╭─ Provided information
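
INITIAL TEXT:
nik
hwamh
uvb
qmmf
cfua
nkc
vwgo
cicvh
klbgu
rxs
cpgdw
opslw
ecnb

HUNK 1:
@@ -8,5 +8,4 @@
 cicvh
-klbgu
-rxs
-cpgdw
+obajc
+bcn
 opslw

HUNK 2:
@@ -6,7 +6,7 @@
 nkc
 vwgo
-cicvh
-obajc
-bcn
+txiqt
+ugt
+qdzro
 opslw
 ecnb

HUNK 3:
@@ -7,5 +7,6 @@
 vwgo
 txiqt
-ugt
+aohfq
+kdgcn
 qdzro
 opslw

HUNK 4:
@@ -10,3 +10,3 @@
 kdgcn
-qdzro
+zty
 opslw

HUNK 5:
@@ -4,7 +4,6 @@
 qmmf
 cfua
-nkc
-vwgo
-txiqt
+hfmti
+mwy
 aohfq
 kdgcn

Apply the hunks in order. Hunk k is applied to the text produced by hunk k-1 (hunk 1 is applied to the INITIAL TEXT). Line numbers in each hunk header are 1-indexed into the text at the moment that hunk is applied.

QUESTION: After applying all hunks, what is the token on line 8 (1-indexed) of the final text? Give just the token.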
╰─
• _Instructions for the task_
Restate the records word for word, leaving nothing out.

• _Finished exercise_
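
INITIAL TEXT:
nik
hwamh
uvb
qmmf
cfua
nkc
vwgo
cicvh
klbgu
rxs
cpgdw
opslw
ecnb

HUNK 1:
@@ -8,5 +8,4 @@
 cicvh
-klbgu
-rxs
-cpgdw
+obajc
+bcn
 opslw

HUNK 2:
@@ -6,7 +6,7 @@
 nkc
 vwgo
-cicvh
-obajc
-bcn
+txiqt
+ugt
+qdzro
 opslw
 ecnb

HUNK 3:
@@ -7,5 +7,6 @@
 vwgo
 txiqt
-ugt
+aohfq
+kdgcn
 qdzro
 opslw

HUNK 4:
@@ -10,3 +10,3 @@
 kdgcn
-qdzro
+zty
 opslw

HUNK 5:
@@ -4,7 +4,6 @@
 qmmf
 cfua
-nkc
-vwgo
-txiqt
+hfmti
+mwy
 aohfq
 kdgcn

Apply the hunks in order. Hunk k is applied to the text produced by hunk k-1 (hunk 1 is applied to the INITIAL TEXT). Line numbers in each hunk header are 1-indexed into the text at the moment that hunk is applied.

QUESTION: After applying all hunks, what is the token on line 8 (1-indexed) of the final text? Give just the token.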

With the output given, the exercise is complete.